** Recorded data follows **

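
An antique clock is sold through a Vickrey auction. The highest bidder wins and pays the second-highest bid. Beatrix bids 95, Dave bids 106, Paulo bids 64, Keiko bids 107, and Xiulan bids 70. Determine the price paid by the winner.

The winner pays 106.

Bids in descending order: Keiko 107 > Dave 106 > Beatrix 95 > Xiulan 70 > Paulo 64.
Keiko has the highest bid, so Keiko wins.
The second-highest bid is 106, so that is what Keiko pays.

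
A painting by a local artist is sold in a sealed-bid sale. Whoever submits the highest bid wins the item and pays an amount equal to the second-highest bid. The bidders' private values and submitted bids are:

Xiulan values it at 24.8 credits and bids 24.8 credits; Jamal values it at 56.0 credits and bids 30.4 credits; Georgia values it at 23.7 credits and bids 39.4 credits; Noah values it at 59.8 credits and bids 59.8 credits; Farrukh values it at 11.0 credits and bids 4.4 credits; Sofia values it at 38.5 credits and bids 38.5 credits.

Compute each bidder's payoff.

Xiulan 0.0 credits, Jamal 0.0 credits, Georgia 0.0 credits, Noah 20.4 credits, Farrukh 0.0 credits, Sofia 0.0 credits.

Bids in descending order: Noah 59.8 credits > Georgia 39.4 credits > Sofia 38.5 credits > Jamal 30.4 credits > Xiulan 24.8 credits > Farrukh 4.4 credits.
Noah has the top bid and wins; the price is the second-highest bid, 39.4 credits.
Noah's payoff = 59.8 credits − 39.4 credits = 20.4 credits. All other bidders lose, so their payoff is 0.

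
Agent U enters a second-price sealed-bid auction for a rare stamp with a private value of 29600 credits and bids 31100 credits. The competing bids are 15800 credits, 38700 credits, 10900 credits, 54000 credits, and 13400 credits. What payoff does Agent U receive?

Highest competing bid: 54000 credits.
Agent U's bid 31100 credits is not the highest, so Agent U loses, pays nothing, and earns zero payoff.

Payoff = 0 credits.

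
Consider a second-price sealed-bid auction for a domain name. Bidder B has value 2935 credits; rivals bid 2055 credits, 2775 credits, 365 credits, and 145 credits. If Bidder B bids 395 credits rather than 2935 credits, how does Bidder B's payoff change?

Payoff change: -160 credits.

The highest competing bid is 2775 credits.
Bidding truthfully at 2935 credits: Bidder B has the top bid, wins, and pays the second-highest bid 2775 credits. Payoff = 2935 credits − 2775 credits = 160 credits.
Bidding 395 credits: the top bid is 2775 credits (a rival), so Bidder B loses. Payoff = 0 credits.
Change = 0 credits − 160 credits = -160 credits.
This is the dominant-strategy logic: truthful bidding weakly beats any alternative.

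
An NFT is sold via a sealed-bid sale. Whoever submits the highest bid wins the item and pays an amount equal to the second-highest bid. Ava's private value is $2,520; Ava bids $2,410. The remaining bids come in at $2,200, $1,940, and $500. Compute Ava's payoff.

Highest competing bid: $2,200.
Ava's bid $2,410 is the highest overall, so Ava wins and pays the second-highest bid, $2,200.
Payoff = value − price = $2,520 − $2,200 = $320.

Ava's payoff: $320.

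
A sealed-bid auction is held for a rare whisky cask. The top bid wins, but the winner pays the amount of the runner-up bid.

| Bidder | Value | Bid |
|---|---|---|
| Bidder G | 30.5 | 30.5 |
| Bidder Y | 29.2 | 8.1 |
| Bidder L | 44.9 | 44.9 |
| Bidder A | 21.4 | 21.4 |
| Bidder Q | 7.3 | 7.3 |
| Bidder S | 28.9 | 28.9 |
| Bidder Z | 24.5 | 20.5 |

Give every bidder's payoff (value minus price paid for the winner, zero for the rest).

Bidder G 0.0, Bidder Y 0.0, Bidder L 14.4, Bidder A 0.0, Bidder Q 0.0, Bidder S 0.0, Bidder Z 0.0.

Ordered from highest: Bidder L 44.9, then Bidder G 30.5, then Bidder S 28.9, then Bidder A 21.4, then Bidder Z 20.5, then Bidder Y 8.1, then Bidder Q 7.3.
Bidder L has the top bid and wins; the price is the second-highest bid, 30.5.
Bidder L's payoff = 44.9 − 30.5 = 14.4. All other bidders lose, so their payoff is 0.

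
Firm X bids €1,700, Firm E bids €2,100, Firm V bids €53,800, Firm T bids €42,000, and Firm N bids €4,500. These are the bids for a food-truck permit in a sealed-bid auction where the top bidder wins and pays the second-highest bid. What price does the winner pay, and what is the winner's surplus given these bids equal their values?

Price €42,000; surplus €11,800.

Sorted high to low: Firm V €53,800, then Firm T €42,000, then Firm N €4,500, then Firm E €2,100, then Firm X €1,700.
Firm V is the highest bidder, so Firm V wins.
Under the second-price rule, the price is the second-highest bid: €42,000.
Surplus = €53,800 − €42,000 = €11,800.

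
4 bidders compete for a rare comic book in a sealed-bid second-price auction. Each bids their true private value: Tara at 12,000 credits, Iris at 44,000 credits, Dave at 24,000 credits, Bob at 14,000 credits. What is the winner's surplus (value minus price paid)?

Winner's surplus: 20,000 credits.

Sorted high to low: Iris 44,000 credits > Dave 24,000 credits > Bob 14,000 credits > Tara 12,000 credits.
Iris wins with the top bid and pays the second-highest, 24,000 credits.
Surplus = 44,000 credits − 24,000 credits = 20,000 credits.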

** End of Recorded data **

• Your task
Write down again, exactly as given, only the lines above that fall from the line with "Compute each bidder's payoff." to the line with "29.2 | 8.1 |", inclusive.

• Output of the task
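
Compute each bidder's payoff.

Xiulan 0.0 credits, Jamal 0.0 credits, Georgia 0.0 credits, Noah 20.4 credits, Farrukh 0.0 credits, Sofia 0.0 credits.

Bids in descending order: Noah 59.8 credits > Georgia 39.4 credits > Sofia 38.5 credits > Jamal 30.4 credits > Xiulan 24.8 credits > Farrukh 4.4 credits.
Noah has the top bid and wins; the price is the second-highest bid, 39.4 credits.
Noah's payoff = 59.8 credits − 39.4 credits = 20.4 credits. All other bidders lose, so their payoff is 0.

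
Agent U enters a second-price sealed-bid auction for a rare stamp with a private value of 29600 credits and bids 31100 credits. The competing bids are 15800 credits, 38700 credits, 10900 credits, 54000 credits, and 13400 credits. What payoff does Agent U receive?

Highest competing bid: 54000 credits.
Agent U's bid 31100 credits is not the highest, so Agent U loses, pays nothing, and earns zero payoff.

Payoff = 0 credits.

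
Consider a second-price sealed-bid auction for a domain name. Bidder B has value 2935 credits; rivals bid 2055 credits, 2775 credits, 365 credits, and 145 credits. If Bidder B bids 395 credits rather than 2935 credits, how does Bidder B's payoff change?

Payoff change: -160 credits.

The highest competing bid is 2775 credits.
Bidding truthfully at 2935 credits: Bidder B has the top bid, wins, and pays the second-highest bid 2775 credits. Payoff = 2935 credits − 2775 credits = 160 credits.
Bidding 395 credits: the top bid is 2775 credits (a rival), so Bidder B loses. Payoff = 0 credits.
Change = 0 credits − 160 credits = -160 credits.
This is the dominant-strategy logic: truthful bidding weakly beats any alternative.

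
An NFT is sold via a sealed-bid sale. Whoever submits the highest bid wins the item and pays an amount equal to the second-highest bid. Ava's private value is $2,520; Ava bids $2,410. The remaining bids come in at $2,200, $1,940, and $500. Compute Ava's payoff.

Highest competing bid: $2,200.
Ava's bid $2,410 is the highest overall, so Ava wins and pays the second-highest bid, $2,200.
Payoff = value − price = $2,520 − $2,200 = $320.

Ava's payoff: $320.

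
A sealed-bid auction is held for a rare whisky cask. The top bid wins, but the winner pays the amount of the runner-up bid.

| Bidder | Value | Bid |
|---|---|---|
| Bidder G | 30.5 | 30.5 |
| Bidder Y | 29.2 | 8.1 |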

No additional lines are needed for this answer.